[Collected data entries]
▬▬▬▬▬▬▬▬▬▬

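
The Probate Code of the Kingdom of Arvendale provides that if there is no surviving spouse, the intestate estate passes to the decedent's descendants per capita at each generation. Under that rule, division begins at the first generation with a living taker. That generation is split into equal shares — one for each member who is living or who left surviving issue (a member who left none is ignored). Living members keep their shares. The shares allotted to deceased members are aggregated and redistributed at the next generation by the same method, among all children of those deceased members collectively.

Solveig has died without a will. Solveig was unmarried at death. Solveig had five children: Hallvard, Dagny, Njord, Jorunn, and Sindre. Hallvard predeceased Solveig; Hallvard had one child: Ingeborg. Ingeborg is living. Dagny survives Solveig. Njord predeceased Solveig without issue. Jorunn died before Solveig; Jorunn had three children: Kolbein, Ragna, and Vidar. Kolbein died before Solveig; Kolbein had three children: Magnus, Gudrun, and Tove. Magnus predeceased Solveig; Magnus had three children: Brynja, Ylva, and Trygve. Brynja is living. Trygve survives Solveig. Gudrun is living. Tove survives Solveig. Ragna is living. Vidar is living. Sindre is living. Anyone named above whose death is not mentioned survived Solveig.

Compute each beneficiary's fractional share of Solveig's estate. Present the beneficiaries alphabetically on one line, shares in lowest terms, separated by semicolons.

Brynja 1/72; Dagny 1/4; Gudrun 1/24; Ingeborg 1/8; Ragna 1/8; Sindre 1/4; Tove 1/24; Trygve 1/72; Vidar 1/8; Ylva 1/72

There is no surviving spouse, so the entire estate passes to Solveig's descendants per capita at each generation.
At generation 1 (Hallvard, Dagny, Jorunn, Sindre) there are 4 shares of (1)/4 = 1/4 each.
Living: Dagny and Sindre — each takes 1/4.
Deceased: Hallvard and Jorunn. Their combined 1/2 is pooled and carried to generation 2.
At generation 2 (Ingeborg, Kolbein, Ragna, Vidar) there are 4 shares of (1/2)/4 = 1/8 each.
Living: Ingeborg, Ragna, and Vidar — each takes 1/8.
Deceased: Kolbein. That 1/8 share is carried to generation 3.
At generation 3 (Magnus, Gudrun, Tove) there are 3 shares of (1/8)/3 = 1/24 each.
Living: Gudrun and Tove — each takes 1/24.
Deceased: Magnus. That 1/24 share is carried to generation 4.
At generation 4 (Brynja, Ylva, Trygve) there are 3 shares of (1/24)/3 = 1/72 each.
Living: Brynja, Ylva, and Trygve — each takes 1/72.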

▬▬▬▬▬▬▬▬▬▬

• [Problem description] Without leaving anything out, transcribe the records above exactly.

• [Solution]
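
The Probate Code of the Kingdom of Arvendale provides that if there is no surviving spouse, the intestate estate passes to the decedent's descendants per capita at each generation. Under that rule, division begins at the first generation with a living taker. That generation is split into equal shares — one for each member who is living or who left surviving issue (a member who left none is ignored). Living members keep their shares. The shares allotted to deceased members are aggregated and redistributed at the next generation by the same method, among all children of those deceased members collectively.

Solveig has died without a will. Solveig was unmarried at death. Solveig had five children: Hallvard, Dagny, Njord, Jorunn, and Sindre. Hallvard predeceased Solveig; Hallvard had one child: Ingeborg. Ingeborg is living. Dagny survives Solveig. Njord predeceased Solveig without issue. Jorunn died before Solveig; Jorunn had three children: Kolbein, Ragna, and Vidar. Kolbein died before Solveig; Kolbein had three children: Magnus, Gudrun, and Tove. Magnus predeceased Solveig; Magnus had three children: Brynja, Ylva, and Trygve. Brynja is living. Trygve survives Solveig. Gudrun is living. Tove survives Solveig. Ragna is living. Vidar is living. Sindre is living. Anyone named above whose death is not mentioned survived Solveig.

Compute each beneficiary's fractional share of Solveig's estate. Present the beneficiaries alphabetically on one line, shares in lowest terms, separated by semicolons.

Brynja 1/72; Dagny 1/4; Gudrun 1/24; Ingeborg 1/8; Ragna 1/8; Sindre 1/4; Tove 1/24; Trygve 1/72; Vidar 1/8; Ylva 1/72

There is no surviving spouse, so the entire estate passes to Solveig's descendants per capita at each generation.
At generation 1 (Hallvard, Dagny, Jorunn, Sindre) there are 4 shares of (1)/4 = 1/4 each.
Living: Dagny and Sindre — each takes 1/4.
Deceased: Hallvard and Jorunn. Their combined 1/2 is pooled and carried to generation 2.
At generation 2 (Ingeborg, Kolbein, Ragna, Vidar) there are 4 shares of (1/2)/4 = 1/8 each.
Living: Ingeborg, Ragna, and Vidar — each takes 1/8.
Deceased: Kolbein. That 1/8 share is carried to generation 3.
At generation 3 (Magnus, Gudrun, Tove) there are 3 shares of (1/8)/3 = 1/24 each.
Living: Gudrun and Tove — each takes 1/24.
Deceased: Magnus. That 1/24 share is carried to generation 4.
At generation 4 (Brynja, Ylva, Trygve) there are 3 shares of (1/24)/3 = 1/72 each.
Living: Brynja, Ylva, and Trygve — each takes 1/72.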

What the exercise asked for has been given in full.